[The problem] Lines from the top of the entries through the line that has "Answer: 28847641/169 ≈ 1.7070e+5" must be duplicated exactly, and no others.

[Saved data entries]
--------------------

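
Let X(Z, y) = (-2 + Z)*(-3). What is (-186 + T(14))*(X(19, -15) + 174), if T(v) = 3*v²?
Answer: 49446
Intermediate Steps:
X(Z, y) = 6 - 3*Z
(-186 + T(14))*(X(19, -15) + 174) = (-186 + 3*14²)*((6 - 3*19) + 174) = (-186 + 3*196)*((6 - 57) + 174) = (-186 + 588)*(-51 + 174) = 402*123 = 49446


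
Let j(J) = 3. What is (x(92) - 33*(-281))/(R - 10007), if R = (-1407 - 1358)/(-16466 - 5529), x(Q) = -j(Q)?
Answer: -4077873/4402024 ≈ -0.92636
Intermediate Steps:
x(Q) = -3 (x(Q) = -1*3 = -3)
R = 553/4399 (R = -2765/(-21995) = -2765*(-1/21995) = 553/4399 ≈ 0.12571)
(x(92) - 33*(-281))/(R - 10007) = (-3 - 33*(-281))/(553/4399 - 10007) = (-3 + 9273)/(-44020240/4399) = 9270*(-4399/44020240) = -4077873/4402024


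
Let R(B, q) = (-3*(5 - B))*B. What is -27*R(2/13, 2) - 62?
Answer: -272/169 ≈ -1.6095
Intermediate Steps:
R(B, q) = B*(-15 + 3*B) (R(B, q) = (-15 + 3*B)*B = B*(-15 + 3*B))
-27*R(2/13, 2) - 62 = -81*2/13*(-5 + 2/13) - 62 = -81*2*(1/13)*(-5 + 2*(1/13)) - 62 = -81*2*(-5 + 2/13)/13 - 62 = -81*2*(-63)/(13*13) - 62 = -27*(-378/169) - 62 = 10206/169 - 62 = -272/169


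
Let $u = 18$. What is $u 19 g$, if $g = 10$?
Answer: $3420$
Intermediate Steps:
$u 19 g = 18 \cdot 19 \cdot 10 = 342 \cdot 10 = 3420$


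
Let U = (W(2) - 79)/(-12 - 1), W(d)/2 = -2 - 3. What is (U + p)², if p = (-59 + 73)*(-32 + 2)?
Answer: 28847641/169 ≈ 1.7070e+5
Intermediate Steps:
W(d) = -10 (W(d) = 2*(-2 - 3) = 2*(-5) = -10)
p = -420 (p = 14*(-30) = -420)
U = 89/13 (U = (-10 - 79)/(-12 - 1) = -89/(-13) = -89*(-1/13) = 89/13 ≈ 6.8462)
(U + p)² = (89/13 - 420)² = (-5371/13)² = 28847641/169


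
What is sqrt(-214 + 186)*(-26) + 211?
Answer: 211 - 52*I*sqrt(7) ≈ 211.0 - 137.58*I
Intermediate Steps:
sqrt(-214 + 186)*(-26) + 211 = sqrt(-28)*(-26) + 211 = (2*I*sqrt(7))*(-26) + 211 = -52*I*sqrt(7) + 211 = 211 - 52*I*sqrt(7)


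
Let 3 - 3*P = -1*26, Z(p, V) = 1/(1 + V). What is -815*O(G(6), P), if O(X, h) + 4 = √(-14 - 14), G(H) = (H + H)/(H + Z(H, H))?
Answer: 3260 - 1630*I*√7 ≈ 3260.0 - 4312.6*I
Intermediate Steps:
P = 29/3 (P = 1 - (-1)*26/3 = 1 - ⅓*(-26) = 1 + 26/3 = 29/3 ≈ 9.6667)
G(H) = 2*H/(H + 1/(1 + H)) (G(H) = (H + H)/(H + 1/(1 + H)) = (2*H)/(H + 1/(1 + H)) = 2*H/(H + 1/(1 + H)))
O(X, h) = -4 + 2*I*√7 (O(X, h) = -4 + √(-14 - 14) = -4 + √(-28) = -4 + 2*I*√7)
-815*O(G(6), P) = -815*(-4 + 2*I*√7) = 3260 - 1630*I*√7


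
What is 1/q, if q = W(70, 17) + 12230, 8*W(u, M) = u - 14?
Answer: 1/12237 ≈ 8.1719e-5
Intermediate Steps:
W(u, M) = -7/4 + u/8 (W(u, M) = (u - 14)/8 = (-14 + u)/8 = -7/4 + u/8)
q = 12237 (q = (-7/4 + (⅛)*70) + 12230 = (-7/4 + 35/4) + 12230 = 7 + 12230 = 12237)
1/q = 1/12237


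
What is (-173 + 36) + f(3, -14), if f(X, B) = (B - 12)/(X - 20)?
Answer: -2303/17 ≈ -135.47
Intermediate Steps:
f(X, B) = (-12 + B)/(-20 + X)
(-173 + 36) + f(3, -14) = (-173 + 36) + (-12 - 14)/(-20 + 3) = -137 - 26/(-17) = -137 - 1/17*(-26) = -137 + 26/17 = -2303/17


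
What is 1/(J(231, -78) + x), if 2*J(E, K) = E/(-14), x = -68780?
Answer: -4/275153 ≈ -1.4537e-5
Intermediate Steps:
J(E, K) = -E/28 (J(E, K) = (E/(-14))/2 = (E*(-1/14))/2 = (-E/14)/2 = -E/28)
1/(J(231, -78) + x) = 1/(-1/28*231 - 68780) = 1/(-33/4 - 68780) = 1/(-275153/4) = -4/275153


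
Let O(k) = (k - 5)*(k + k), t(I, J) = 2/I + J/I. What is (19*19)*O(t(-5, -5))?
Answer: -47652/25 ≈ -1906.1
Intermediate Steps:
O(k) = 2*k*(-5 + k) (O(k) = (-5 + k)*(2*k) = 2*k*(-5 + k))
(19*19)*O(t(-5, -5)) = (19*19)*(2*((2 - 5)/(-5))*(-5 + (2 - 5)/(-5))) = 361*(2*(-⅕*(-3))*(-5 - ⅕*(-3))) = 361*(2*(⅗)*(-5 + ⅗)) = 361*(2*(⅗)*(-22/5)) = 361*(-132/25) = -47652/25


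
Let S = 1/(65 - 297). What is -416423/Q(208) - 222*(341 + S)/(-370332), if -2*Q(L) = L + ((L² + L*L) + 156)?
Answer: 1015023650819/103687528464 ≈ 9.7893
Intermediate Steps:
S = -1/232 (S = 1/(-232) = -1/232 ≈ -0.0043103)
Q(L) = -78 - L² - L/2 (Q(L) = -(L + ((L² + L*L) + 156))/2 = -(L + ((L² + L²) + 156))/2 = -(L + (2*L² + 156))/2 = -(L + (156 + 2*L²))/2 = -(156 + L + 2*L²)/2 = -78 - L² - L/2)
-416423/Q(208) - 222*(341 + S)/(-370332) = -416423/(-78 - 1*208² - ½*208) - 222*(341 - 1/232)/(-370332) = -416423/(-78 - 1*43264 - 104) - 222*79111/232*(-1/370332) = -416423/(-78 - 43264 - 104) - 8781321/116*(-1/370332) = -416423/(-43446) + 2927107/14319504 = -416423*(-1/43446) + 2927107/14319504 = 416423/43446 + 2927107/14319504 = 1015023650819/103687528464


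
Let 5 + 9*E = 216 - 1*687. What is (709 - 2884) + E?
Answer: -20051/9 ≈ -2227.9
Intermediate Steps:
E = -476/9 (E = -5/9 + (216 - 1*687)/9 = -5/9 + (216 - 687)/9 = -5/9 + (⅑)*(-471) = -5/9 - 157/3 = -476/9 ≈ -52.889)
(709 - 2884) + E = (709 - 2884) - 476/9 = -2175 - 476/9 = -20051/9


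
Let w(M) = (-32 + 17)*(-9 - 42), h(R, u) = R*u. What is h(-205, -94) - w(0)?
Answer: 18505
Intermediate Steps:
w(M) = 765 (w(M) = -15*(-51) = 765)
h(-205, -94) - w(0) = -205*(-94) - 1*765 = 19270 - 765 = 18505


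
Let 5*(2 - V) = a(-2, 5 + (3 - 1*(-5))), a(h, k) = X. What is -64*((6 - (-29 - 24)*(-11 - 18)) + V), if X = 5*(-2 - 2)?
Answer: 97600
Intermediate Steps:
X = -20 (X = 5*(-4) = -20)
a(h, k) = -20
V = 6 (V = 2 - ⅕*(-20) = 2 + 4 = 6)
-64*((6 - (-29 - 24)*(-11 - 18)) + V) = -64*((6 - (-29 - 24)*(-11 - 18)) + 6) = -64*((6 - (-53)*(-29)) + 6) = -64*((6 - 1*1537) + 6) = -64*((6 - 1537) + 6) = -64*(-1531 + 6) = -64*(-1525) = 97600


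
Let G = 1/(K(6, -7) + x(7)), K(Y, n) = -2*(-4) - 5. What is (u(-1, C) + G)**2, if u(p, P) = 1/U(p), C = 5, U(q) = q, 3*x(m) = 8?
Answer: 196/289 ≈ 0.67820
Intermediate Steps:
x(m) = 8/3 (x(m) = (1/3)*8 = 8/3)
K(Y, n) = 3 (K(Y, n) = 8 - 5 = 3)
u(p, P) = 1/p
G = 3/17 (G = 1/(3 + 8/3) = 1/(17/3) = 3/17 ≈ 0.17647)
(u(-1, C) + G)**2 = (1/(-1) + 3/17)**2 = (-1 + 3/17)**2 = (-14/17)**2 = 196/289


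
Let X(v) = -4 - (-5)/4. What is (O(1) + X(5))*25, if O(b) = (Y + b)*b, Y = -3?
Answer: -475/4 ≈ -118.75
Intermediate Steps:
O(b) = b*(-3 + b) (O(b) = (-3 + b)*b = b*(-3 + b))
X(v) = -11/4 (X(v) = -4 - (-5)/4 = -4 - 1*(-5/4) = -4 + 5/4 = -11/4)
(O(1) + X(5))*25 = (1*(-3 + 1) - 11/4)*25 = (1*(-2) - 11/4)*25 = (-2 - 11/4)*25 = -19/4*25 = -475/4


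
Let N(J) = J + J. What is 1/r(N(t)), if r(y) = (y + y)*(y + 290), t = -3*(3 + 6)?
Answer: -1/25488 ≈ -3.9234e-5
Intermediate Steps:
t = -27 (t = -3*9 = -27)
N(J) = 2*J
r(y) = 2*y*(290 + y) (r(y) = (2*y)*(290 + y) = 2*y*(290 + y))
1/r(N(t)) = 1/(2*(2*(-27))*(290 + 2*(-27))) = 1/(2*(-54)*(290 - 54)) = 1/(2*(-54)*236) = 1/(-25488) = -1/25488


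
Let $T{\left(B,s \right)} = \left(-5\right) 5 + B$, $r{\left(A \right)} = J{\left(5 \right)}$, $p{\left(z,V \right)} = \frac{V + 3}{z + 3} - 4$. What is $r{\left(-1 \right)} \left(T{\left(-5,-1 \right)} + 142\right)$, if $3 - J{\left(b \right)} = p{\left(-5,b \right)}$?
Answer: $1232$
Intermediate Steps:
$p{\left(z,V \right)} = -4 + \frac{3 + V}{3 + z}$ ($p{\left(z,V \right)} = \frac{3 + V}{3 + z} - 4 = -4 + \frac{3 + V}{3 + z}$)
$J{\left(b \right)} = \frac{17}{2} + \frac{b}{2}$ ($J{\left(b \right)} = 3 - \frac{-9 + b - -20}{3 - 5} = 3 - \frac{-9 + b + 20}{-2} = 3 - - \frac{11 + b}{2} = 3 - \left(- \frac{11}{2} - \frac{b}{2}\right) = 3 + \left(\frac{11}{2} + \frac{b}{2}\right) = \frac{17}{2} + \frac{b}{2}$)
$r{\left(A \right)} = 11$ ($r{\left(A \right)} = \frac{17}{2} + \frac{1}{2} \cdot 5 = \frac{17}{2} + \frac{5}{2} = 11$)
$T{\left(B,s \right)} = -25 + B$
$r{\left(-1 \right)} \left(T{\left(-5,-1 \right)} + 142\right) = 11 \left(\left(-25 - 5\right) + 142\right) = 11 \left(-30 + 142\right) = 11 \cdot 112 = 1232$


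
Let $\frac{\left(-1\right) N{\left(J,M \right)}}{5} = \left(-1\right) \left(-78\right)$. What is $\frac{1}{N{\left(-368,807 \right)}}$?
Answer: $- \frac{1}{390} \approx -0.0025641$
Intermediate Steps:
$N{\left(J,M \right)} = -390$ ($N{\left(J,M \right)} = - 5 \left(\left(-1\right) \left(-78\right)\right) = \left(-5\right) 78 = -390$)
$\frac{1}{N{\left(-368,807 \right)}} = \frac{1}{-390} = - \frac{1}{390}$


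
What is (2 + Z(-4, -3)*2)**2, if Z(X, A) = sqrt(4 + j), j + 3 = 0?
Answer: 16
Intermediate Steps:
j = -3 (j = -3 + 0 = -3)
Z(X, A) = 1 (Z(X, A) = sqrt(4 - 3) = sqrt(1) = 1)
(2 + Z(-4, -3)*2)**2 = (2 + 1*2)**2 = (2 + 2)**2 = 4**2 = 16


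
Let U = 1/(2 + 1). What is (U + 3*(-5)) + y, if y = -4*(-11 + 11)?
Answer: -44/3 ≈ -14.667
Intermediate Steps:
U = 1/3 ≈ 0.33333
y = 0 (y = -4*0 = 0)
(U + 3*(-5)) + y = (1/3 + 3*(-5)) + 0 = (1/3 - 15) + 0 = -44/3 + 0 = -44/3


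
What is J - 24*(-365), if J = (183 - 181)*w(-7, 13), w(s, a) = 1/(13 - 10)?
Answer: 26282/3 ≈ 8760.7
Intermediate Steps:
w(s, a) = ⅓ (w(s, a) = 1/3 = ⅓)
J = ⅔ (J = (183 - 181)*(⅓) = 2*(⅓) = ⅔ ≈ 0.66667)
J - 24*(-365) = ⅔ - 24*(-365) = ⅔ + 8760 = 26282/3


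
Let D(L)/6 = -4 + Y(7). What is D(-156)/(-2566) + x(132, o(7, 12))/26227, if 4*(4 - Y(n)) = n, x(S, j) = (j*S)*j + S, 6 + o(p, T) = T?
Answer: 25615455/134596964 ≈ 0.19031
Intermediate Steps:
o(p, T) = -6 + T
x(S, j) = S + S*j² (x(S, j) = (S*j)*j + S = S*j² + S = S + S*j²)
Y(n) = 4 - n/4
D(L) = -21/2 (D(L) = 6*(-4 + (4 - ¼*7)) = 6*(-4 + (4 - 7/4)) = 6*(-4 + 9/4) = 6*(-7/4) = -21/2)
D(-156)/(-2566) + x(132, o(7, 12))/26227 = -21/2/(-2566) + (132*(1 + (-6 + 12)²))/26227 = -21/2*(-1/2566) + (132*(1 + 6²))*(1/26227) = 21/5132 + (132*(1 + 36))*(1/26227) = 21/5132 + (132*37)*(1/26227) = 21/5132 + 4884*(1/26227) = 21/5132 + 4884/26227 = 25615455/134596964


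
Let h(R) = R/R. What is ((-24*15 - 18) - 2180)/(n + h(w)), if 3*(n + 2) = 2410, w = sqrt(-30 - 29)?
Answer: -7674/2407 ≈ -3.1882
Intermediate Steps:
w = I*sqrt(59) (w = sqrt(-59) = I*sqrt(59) ≈ 7.6811*I)
n = 2404/3 (n = -2 + (1/3)*2410 = -2 + 2410/3 = 2404/3 ≈ 801.33)
h(R) = 1
((-24*15 - 18) - 2180)/(n + h(w)) = ((-24*15 - 18) - 2180)/(2404/3 + 1) = ((-360 - 18) - 2180)/(2407/3) = (-378 - 2180)*(3/2407) = -2558*3/2407 = -7674/2407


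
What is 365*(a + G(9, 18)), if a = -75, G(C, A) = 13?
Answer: -22630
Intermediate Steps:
365*(a + G(9, 18)) = 365*(-75 + 13) = 365*(-62) = -22630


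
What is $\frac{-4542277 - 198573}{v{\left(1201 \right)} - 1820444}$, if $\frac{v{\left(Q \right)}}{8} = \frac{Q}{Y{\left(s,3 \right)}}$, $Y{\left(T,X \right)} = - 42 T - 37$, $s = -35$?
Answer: $\frac{3396819025}{1304343322} \approx 2.6042$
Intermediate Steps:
$Y{\left(T,X \right)} = -37 - 42 T$
$v{\left(Q \right)} = \frac{8 Q}{1433}$ ($v{\left(Q \right)} = 8 \frac{Q}{-37 - -1470} = 8 \frac{Q}{-37 + 1470} = 8 \frac{Q}{1433} = \frac{8 Q}{1433}$)
$\frac{-4542277 - 198573}{v{\left(1201 \right)} - 1820444} = \frac{-4542277 - 198573}{\frac{8}{1433} \cdot 1201 - 1820444} = - \frac{4740850}{\frac{9608}{1433} - 1820444} = - \frac{4740850}{- \frac{2608686644}{1433}} = \left(-4740850\right) \left(- \frac{1433}{2608686644}\right) = \frac{3396819025}{1304343322}$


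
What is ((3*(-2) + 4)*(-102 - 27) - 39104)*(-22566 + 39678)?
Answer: -664732752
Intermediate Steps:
((3*(-2) + 4)*(-102 - 27) - 39104)*(-22566 + 39678) = ((-6 + 4)*(-129) - 39104)*17112 = (-2*(-129) - 39104)*17112 = (258 - 39104)*17112 = -38846*17112 = -664732752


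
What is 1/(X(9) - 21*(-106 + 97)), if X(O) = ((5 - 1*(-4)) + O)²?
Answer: 1/513 ≈ 0.0019493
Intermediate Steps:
X(O) = (9 + O)² (X(O) = ((5 + 4) + O)² = (9 + O)²)
1/(X(9) - 21*(-106 + 97)) = 1/((9 + 9)² - 21*(-106 + 97)) = 1/(18² - 21*(-9)) = 1/(324 + 189) = 1/513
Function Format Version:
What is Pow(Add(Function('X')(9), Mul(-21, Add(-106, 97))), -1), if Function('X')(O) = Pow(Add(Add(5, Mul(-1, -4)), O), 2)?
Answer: Rational(1, 513) ≈ 0.0019493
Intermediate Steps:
Function('X')(O) = Pow(Add(9, O), 2) (Function('X')(O) = Pow(Add(Add(5, 4), O), 2) = Pow(Add(9, O), 2))
Pow(Add(Function('X')(9), Mul(-21, Add(-106, 97))), -1) = Pow(Add(Pow(Add(9, 9), 2), Mul(-21, Add(-106, 97))), -1) = Pow(Add(Pow(18, 2), Mul(-21, -9)), -1) = Pow(Add(324, 189), -1) = Pow(513, -1) = Rational(1, 513)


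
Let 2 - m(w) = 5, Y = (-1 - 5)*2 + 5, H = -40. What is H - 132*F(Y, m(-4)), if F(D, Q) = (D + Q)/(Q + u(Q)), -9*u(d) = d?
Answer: -535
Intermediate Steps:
u(d) = -d/9
Y = -7 (Y = -6*2 + 5 = -12 + 5 = -7)
m(w) = -3 (m(w) = 2 - 1*5 = 2 - 5 = -3)
F(D, Q) = 9*(D + Q)/(8*Q) (F(D, Q) = (D + Q)/(Q - Q/9) = (D + Q)/((8*Q/9)) = (D + Q)*(9/(8*Q)) = 9*(D + Q)/(8*Q))
H - 132*F(Y, m(-4)) = -40 - 297*(-7 - 3)/(2*(-3)) = -40 - 297*(-1)*(-10)/(2*3) = -40 - 132*15/4 = -40 - 495 = -535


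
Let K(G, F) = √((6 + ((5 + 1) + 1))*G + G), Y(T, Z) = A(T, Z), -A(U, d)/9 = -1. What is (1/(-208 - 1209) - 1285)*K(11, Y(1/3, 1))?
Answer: -1820846*√154/1417 ≈ -15946.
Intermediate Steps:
A(U, d) = 9 (A(U, d) = -9*(-1) = 9)
Y(T, Z) = 9
K(G, F) = √14*√G (K(G, F) = √((6 + (6 + 1))*G + G) = √((6 + 7)*G + G) = √(13*G + G) = √(14*G) = √14*√G)
(1/(-208 - 1209) - 1285)*K(11, Y(1/3, 1)) = (1/(-208 - 1209) - 1285)*(√14*√11) = (1/(-1417) - 1285)*√154 = (-1/1417 - 1285)*√154 = -1820846*√154/1417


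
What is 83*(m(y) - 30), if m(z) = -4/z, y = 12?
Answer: -7553/3 ≈ -2517.7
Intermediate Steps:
83*(m(y) - 30) = 83*(-4/12 - 30) = 83*(-4*1/12 - 30) = 83*(-⅓ - 30) = 83*(-91/3) = -7553/3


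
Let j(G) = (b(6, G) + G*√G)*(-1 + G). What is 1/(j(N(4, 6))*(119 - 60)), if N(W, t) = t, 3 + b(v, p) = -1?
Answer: 1/14750 + 3*√6/29500 ≈ 0.00031690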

--------------------

[Completed task]
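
Let X(Z, y) = (-2 + Z)*(-3). What is (-186 + T(14))*(X(19, -15) + 174), if T(v) = 3*v²?
Answer: 49446
Intermediate Steps:
X(Z, y) = 6 - 3*Z
(-186 + T(14))*(X(19, -15) + 174) = (-186 + 3*14²)*((6 - 3*19) + 174) = (-186 + 3*196)*((6 - 57) + 174) = (-186 + 588)*(-51 + 174) = 402*123 = 49446


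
Let j(J) = 3. What is (x(92) - 33*(-281))/(R - 10007), if R = (-1407 - 1358)/(-16466 - 5529), x(Q) = -j(Q)?
Answer: -4077873/4402024 ≈ -0.92636
Intermediate Steps:
x(Q) = -3 (x(Q) = -1*3 = -3)
R = 553/4399 (R = -2765/(-21995) = -2765*(-1/21995) = 553/4399 ≈ 0.12571)
(x(92) - 33*(-281))/(R - 10007) = (-3 - 33*(-281))/(553/4399 - 10007) = (-3 + 9273)/(-44020240/4399) = 9270*(-4399/44020240) = -4077873/4402024


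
Let R(B, q) = (-3*(5 - B))*B. What is -27*R(2/13, 2) - 62?
Answer: -272/169 ≈ -1.6095
Intermediate Steps:
R(B, q) = B*(-15 + 3*B) (R(B, q) = (-15 + 3*B)*B = B*(-15 + 3*B))
-27*R(2/13, 2) - 62 = -81*2/13*(-5 + 2/13) - 62 = -81*2*(1/13)*(-5 + 2*(1/13)) - 62 = -81*2*(-5 + 2/13)/13 - 62 = -81*2*(-63)/(13*13) - 62 = -27*(-378/169) - 62 = 10206/169 - 62 = -272/169


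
Let $u = 18$. What is $u 19 g$, if $g = 10$?
Answer: $3420$
Intermediate Steps:
$u 19 g = 18 \cdot 19 \cdot 10 = 342 \cdot 10 = 3420$


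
Let U = (W(2) - 79)/(-12 - 1), W(d)/2 = -2 - 3. What is (U + p)², if p = (-59 + 73)*(-32 + 2)?
Answer: 28847641/169 ≈ 1.7070e+5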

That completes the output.